Stored data entries
****************

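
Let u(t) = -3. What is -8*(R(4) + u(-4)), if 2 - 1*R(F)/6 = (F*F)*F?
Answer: 3000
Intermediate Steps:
R(F) = 12 - 6*F³ (R(F) = 12 - 6*F*F*F = 12 - 6*F²*F = 12 - 6*F³)
-8*(R(4) + u(-4)) = -8*((12 - 6*4³) - 3) = -8*((12 - 6*64) - 3) = -8*((12 - 384) - 3) = -8*(-372 - 3) = -8*(-375) = 3000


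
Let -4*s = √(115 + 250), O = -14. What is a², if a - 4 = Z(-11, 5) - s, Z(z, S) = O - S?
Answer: (60 - √365)²/16 ≈ 104.53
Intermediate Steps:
Z(z, S) = -14 - S
s = -√365/4 (s = -√(115 + 250)/4 = -√365/4 ≈ -4.7762)
a = -15 + √365/4 (a = 4 + ((-14 - 1*5) - (-1)*√365/4) = 4 + ((-14 - 5) + √365/4) = 4 + (-19 + √365/4) = -15 + √365/4 ≈ -10.224)
a² = (-15 + √365/4)²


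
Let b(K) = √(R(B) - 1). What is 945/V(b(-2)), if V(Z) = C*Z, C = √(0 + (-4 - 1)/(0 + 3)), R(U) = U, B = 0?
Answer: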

****************

(Problem details) Without altering anything, print all of the data again.

(Solution for this exercise)
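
Let u(t) = -3. What is -8*(R(4) + u(-4)), if 2 - 1*R(F)/6 = (F*F)*F?
Answer: 3000
Intermediate Steps:
R(F) = 12 - 6*F³ (R(F) = 12 - 6*F*F*F = 12 - 6*F²*F = 12 - 6*F³)
-8*(R(4) + u(-4)) = -8*((12 - 6*4³) - 3) = -8*((12 - 6*64) - 3) = -8*((12 - 384) - 3) = -8*(-372 - 3) = -8*(-375) = 3000


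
Let -4*s = √(115 + 250), O = -14. What is a², if a - 4 = Z(-11, 5) - s, Z(z, S) = O - S?
Answer: (60 - √365)²/16 ≈ 104.53
Intermediate Steps:
Z(z, S) = -14 - S
s = -√365/4 (s = -√(115 + 250)/4 = -√365/4 ≈ -4.7762)
a = -15 + √365/4 (a = 4 + ((-14 - 1*5) - (-1)*√365/4) = 4 + ((-14 - 5) + √365/4) = 4 + (-19 + √365/4) = -15 + √365/4 ≈ -10.224)
a² = (-15 + √365/4)²


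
Let b(K) = √(R(B) - 1). What is 945/V(b(-2)), if V(Z) = C*Z, C = √(0 + (-4 - 1)/(0 + 3)), R(U) = U, B = 0?
Answer: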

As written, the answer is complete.